───── Material to process ─────

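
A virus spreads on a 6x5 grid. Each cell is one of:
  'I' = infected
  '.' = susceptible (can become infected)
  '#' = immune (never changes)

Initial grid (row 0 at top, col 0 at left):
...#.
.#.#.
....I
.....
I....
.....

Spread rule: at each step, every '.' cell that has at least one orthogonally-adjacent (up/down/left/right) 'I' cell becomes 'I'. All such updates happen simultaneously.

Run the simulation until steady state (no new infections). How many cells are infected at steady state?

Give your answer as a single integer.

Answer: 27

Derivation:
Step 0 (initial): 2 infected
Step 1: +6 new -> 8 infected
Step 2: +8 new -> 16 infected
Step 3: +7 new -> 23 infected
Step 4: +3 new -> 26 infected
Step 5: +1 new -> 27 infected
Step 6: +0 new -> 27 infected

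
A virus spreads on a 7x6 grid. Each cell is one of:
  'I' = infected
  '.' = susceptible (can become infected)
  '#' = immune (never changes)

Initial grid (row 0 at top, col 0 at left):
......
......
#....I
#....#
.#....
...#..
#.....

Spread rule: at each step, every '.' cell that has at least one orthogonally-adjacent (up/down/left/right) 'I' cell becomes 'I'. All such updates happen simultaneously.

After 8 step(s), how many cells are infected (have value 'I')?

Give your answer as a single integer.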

─────
───── Material to process ─────

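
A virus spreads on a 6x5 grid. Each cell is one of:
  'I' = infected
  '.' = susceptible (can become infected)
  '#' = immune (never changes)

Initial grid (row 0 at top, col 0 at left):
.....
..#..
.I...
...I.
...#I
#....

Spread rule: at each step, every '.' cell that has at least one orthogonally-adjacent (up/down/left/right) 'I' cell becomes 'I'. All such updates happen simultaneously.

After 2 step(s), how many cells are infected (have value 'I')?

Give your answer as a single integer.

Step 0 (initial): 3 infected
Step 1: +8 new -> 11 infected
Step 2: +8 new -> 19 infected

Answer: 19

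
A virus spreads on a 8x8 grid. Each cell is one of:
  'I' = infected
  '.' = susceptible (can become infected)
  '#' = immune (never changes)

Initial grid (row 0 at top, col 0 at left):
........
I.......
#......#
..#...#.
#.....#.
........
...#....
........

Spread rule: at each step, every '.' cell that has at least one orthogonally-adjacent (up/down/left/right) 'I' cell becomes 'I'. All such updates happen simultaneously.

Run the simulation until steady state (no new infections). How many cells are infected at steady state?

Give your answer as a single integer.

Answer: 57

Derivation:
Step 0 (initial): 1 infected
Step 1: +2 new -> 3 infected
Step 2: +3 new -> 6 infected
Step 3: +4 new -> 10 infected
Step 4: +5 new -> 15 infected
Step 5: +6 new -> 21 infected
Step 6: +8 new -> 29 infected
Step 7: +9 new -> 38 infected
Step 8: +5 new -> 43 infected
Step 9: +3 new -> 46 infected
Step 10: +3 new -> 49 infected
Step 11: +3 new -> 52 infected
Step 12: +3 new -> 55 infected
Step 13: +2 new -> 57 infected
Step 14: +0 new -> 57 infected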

─────

_What is being asked:_
Look through the data above for the word "cells". Report each line where it occurs.

_Written solution:_
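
Run the simulation until steady state (no new infections). How many cells are infected at steady state?
After 8 step(s), how many cells are infected (have value 'I')?
After 2 step(s), how many cells are infected (have value 'I')?
Run the simulation until steady state (no new infections). How many cells are infected at steady state?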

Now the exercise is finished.